### Task brief
Reproduce the records precisely. Every line should be included.

### Exercise data
..........

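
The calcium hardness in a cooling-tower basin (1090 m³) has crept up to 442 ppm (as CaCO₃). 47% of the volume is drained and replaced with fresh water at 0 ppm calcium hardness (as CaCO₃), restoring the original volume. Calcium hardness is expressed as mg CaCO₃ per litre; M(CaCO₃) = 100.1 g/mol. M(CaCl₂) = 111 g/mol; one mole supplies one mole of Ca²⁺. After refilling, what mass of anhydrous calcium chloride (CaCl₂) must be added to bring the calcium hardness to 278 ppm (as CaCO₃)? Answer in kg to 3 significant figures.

Volume: 1090 m³ = 1,090,000 L.
After draining 47% and refilling: 442 × 0.53 + 0 × 0.47 = 234.26 ppm.
Deficit to target: 278 − 234.26 = 43.74 mg/L.
As CaCO₃: 43.74 mg/L × 1,090,000 L = 47,680 g; ÷ 100.1 = 476.3 mol Ca²⁺.
Mass: 476.3 × 111 = 52,870 g.

52.9 kg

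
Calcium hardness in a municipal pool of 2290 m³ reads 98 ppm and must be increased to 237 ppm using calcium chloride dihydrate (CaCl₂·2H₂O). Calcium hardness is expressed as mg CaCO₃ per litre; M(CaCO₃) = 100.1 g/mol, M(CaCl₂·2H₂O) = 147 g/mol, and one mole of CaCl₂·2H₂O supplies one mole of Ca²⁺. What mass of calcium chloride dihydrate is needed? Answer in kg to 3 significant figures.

Volume: 2290 m³ = 2,290,000 L.
Hardness to add: (237 − 98) = 139 mg/L as CaCO₃ × 2,290,000 L = 318,300 g as CaCO₃.
Moles of Ca²⁺ (1 mol Ca²⁺ ≡ 1 mol CaCO₃): 318,300 / 100.1 g/mol = 3180 mol.
Mass of CaCl₂·2H₂O: 3180 × 147 = 467,400 g.

467 kg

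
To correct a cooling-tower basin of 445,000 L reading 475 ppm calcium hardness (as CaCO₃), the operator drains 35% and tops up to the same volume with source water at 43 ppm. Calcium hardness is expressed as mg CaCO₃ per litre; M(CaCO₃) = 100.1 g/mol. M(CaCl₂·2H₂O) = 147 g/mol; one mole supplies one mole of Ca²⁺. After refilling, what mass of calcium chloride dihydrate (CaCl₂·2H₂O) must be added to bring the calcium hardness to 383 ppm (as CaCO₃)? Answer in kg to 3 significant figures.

After draining 35% and refilling: 475 × 0.65 + 43 × 0.35 = 323.8 ppm.
Deficit to target: 383 − 323.8 = 59.2 mg/L.
As CaCO₃: 59.2 mg/L × 445,000 L = 26,340 g; ÷ 100.1 = 263.2 mol Ca²⁺.
Mass: 263.2 × 147 = 38,690 g.

38.7 kg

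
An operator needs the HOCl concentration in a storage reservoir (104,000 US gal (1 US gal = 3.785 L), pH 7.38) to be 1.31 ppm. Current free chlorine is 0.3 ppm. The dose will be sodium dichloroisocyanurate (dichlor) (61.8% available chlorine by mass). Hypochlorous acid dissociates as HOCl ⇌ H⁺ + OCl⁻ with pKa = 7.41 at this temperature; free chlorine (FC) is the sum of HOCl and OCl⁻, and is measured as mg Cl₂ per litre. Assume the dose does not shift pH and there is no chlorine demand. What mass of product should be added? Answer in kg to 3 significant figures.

Volume: 104,000 US gal × 3.785 L/gal = 393,640 L.
[OCl⁻]/[HOCl] = 10^(pH − pKa) = 10^(7.38 − 7.41) = 0.9333; fraction as HOCl = 1/(1 + 0.9333) = 0.5173.
Free chlorine required for 1.31 ppm HOCl: 1.31 / 0.5173 = 2.533 ppm.
FC to add: 2.533 − 0.3 = 2.233 mg/L as Cl₂.
Cl₂ equivalent: 2.233 mg/L × 393,640 L = 878.8 g.
Product at 61.8% available Cl: 878.8 / 0.618 = 1422 g.

1.42 kg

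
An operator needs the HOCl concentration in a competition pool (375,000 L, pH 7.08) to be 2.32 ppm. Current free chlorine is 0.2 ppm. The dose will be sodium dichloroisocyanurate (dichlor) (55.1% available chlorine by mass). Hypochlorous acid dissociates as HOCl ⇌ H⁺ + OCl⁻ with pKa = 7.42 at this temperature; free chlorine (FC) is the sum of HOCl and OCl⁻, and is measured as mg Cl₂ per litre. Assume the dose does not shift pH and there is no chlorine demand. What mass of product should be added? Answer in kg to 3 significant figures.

[OCl⁻]/[HOCl] = 10^(pH − pKa) = 10^(7.08 − 7.42) = 0.4571; fraction as HOCl = 1/(1 + 0.4571) = 0.6863.
Free chlorine required for 2.32 ppm HOCl: 2.32 / 0.6863 = 3.38 ppm.
FC to add: 3.38 − 0.2 = 3.18 mg/L as Cl₂.
Cl₂ equivalent: 3.18 mg/L × 375,000 L = 1193 g.
Product at 55.1% available Cl: 1193 / 0.551 = 2165 g.

2.16 kg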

..........

### Exercise answer
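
The calcium hardness in a cooling-tower basin (1090 m³) has crept up to 442 ppm (as CaCO₃). 47% of the volume is drained and replaced with fresh water at 0 ppm calcium hardness (as CaCO₃), restoring the original volume. Calcium hardness is expressed as mg CaCO₃ per litre; M(CaCO₃) = 100.1 g/mol. M(CaCl₂) = 111 g/mol; one mole supplies one mole of Ca²⁺. After refilling, what mass of anhydrous calcium chloride (CaCl₂) must be added to bring the calcium hardness to 278 ppm (as CaCO₃)? Answer in kg to 3 significant figures.

Volume: 1090 m³ = 1,090,000 L.
After draining 47% and refilling: 442 × 0.53 + 0 × 0.47 = 234.26 ppm.
Deficit to target: 278 − 234.26 = 43.74 mg/L.
As CaCO₃: 43.74 mg/L × 1,090,000 L = 47,680 g; ÷ 100.1 = 476.3 mol Ca²⁺.
Mass: 476.3 × 111 = 52,870 g.

52.9 kg

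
Calcium hardness in a municipal pool of 2290 m³ reads 98 ppm and must be increased to 237 ppm using calcium chloride dihydrate (CaCl₂·2H₂O). Calcium hardness is expressed as mg CaCO₃ per litre; M(CaCO₃) = 100.1 g/mol, M(CaCl₂·2H₂O) = 147 g/mol, and one mole of CaCl₂·2H₂O supplies one mole of Ca²⁺. What mass of calcium chloride dihydrate is needed? Answer in kg to 3 significant figures.

Volume: 2290 m³ = 2,290,000 L.
Hardness to add: (237 − 98) = 139 mg/L as CaCO₃ × 2,290,000 L = 318,300 g as CaCO₃.
Moles of Ca²⁺ (1 mol Ca²⁺ ≡ 1 mol CaCO₃): 318,300 / 100.1 g/mol = 3180 mol.
Mass of CaCl₂·2H₂O: 3180 × 147 = 467,400 g.

467 kg

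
To correct a cooling-tower basin of 445,000 L reading 475 ppm calcium hardness (as CaCO₃), the operator drains 35% and tops up to the same volume with source water at 43 ppm. Calcium hardness is expressed as mg CaCO₃ per litre; M(CaCO₃) = 100.1 g/mol. M(CaCl₂·2H₂O) = 147 g/mol; one mole supplies one mole of Ca²⁺. After refilling, what mass of calcium chloride dihydrate (CaCl₂·2H₂O) must be added to bring the calcium hardness to 383 ppm (as CaCO₃)? Answer in kg to 3 significant figures.

After draining 35% and refilling: 475 × 0.65 + 43 × 0.35 = 323.8 ppm.
Deficit to target: 383 − 323.8 = 59.2 mg/L.
As CaCO₃: 59.2 mg/L × 445,000 L = 26,340 g; ÷ 100.1 = 263.2 mol Ca²⁺.
Mass: 263.2 × 147 = 38,690 g.

38.7 kg

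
An operator needs the HOCl concentration in a storage reservoir (104,000 US gal (1 US gal = 3.785 L), pH 7.38) to be 1.31 ppm. Current free chlorine is 0.3 ppm. The dose will be sodium dichloroisocyanurate (dichlor) (61.8% available chlorine by mass). Hypochlorous acid dissociates as HOCl ⇌ H⁺ + OCl⁻ with pKa = 7.41 at this temperature; free chlorine (FC) is the sum of HOCl and OCl⁻, and is measured as mg Cl₂ per litre. Assume the dose does not shift pH and there is no chlorine demand. What mass of product should be added? Answer in kg to 3 significant figures.

Volume: 104,000 US gal × 3.785 L/gal = 393,640 L.
[OCl⁻]/[HOCl] = 10^(pH − pKa) = 10^(7.38 − 7.41) = 0.9333; fraction as HOCl = 1/(1 + 0.9333) = 0.5173.
Free chlorine required for 1.31 ppm HOCl: 1.31 / 0.5173 = 2.533 ppm.
FC to add: 2.533 − 0.3 = 2.233 mg/L as Cl₂.
Cl₂ equivalent: 2.233 mg/L × 393,640 L = 878.8 g.
Product at 61.8% available Cl: 878.8 / 0.618 = 1422 g.

1.42 kg

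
An operator needs the HOCl concentration in a competition pool (375,000 L, pH 7.08) to be 2.32 ppm. Current free chlorine is 0.2 ppm. The dose will be sodium dichloroisocyanurate (dichlor) (55.1% available chlorine by mass). Hypochlorous acid dissociates as HOCl ⇌ H⁺ + OCl⁻ with pKa = 7.42 at this temperature; free chlorine (FC) is the sum of HOCl and OCl⁻, and is measured as mg Cl₂ per litre. Assume the dose does not shift pH and there is no chlorine demand. What mass of product should be added? Answer in kg to 3 significant figures.

[OCl⁻]/[HOCl] = 10^(pH − pKa) = 10^(7.08 − 7.42) = 0.4571; fraction as HOCl = 1/(1 + 0.4571) = 0.6863.
Free chlorine required for 2.32 ppm HOCl: 2.32 / 0.6863 = 3.38 ppm.
FC to add: 3.38 − 0.2 = 3.18 mg/L as Cl₂.
Cl₂ equivalent: 3.18 mg/L × 375,000 L = 1193 g.
Product at 55.1% available Cl: 1193 / 0.551 = 2165 g.

2.16 kg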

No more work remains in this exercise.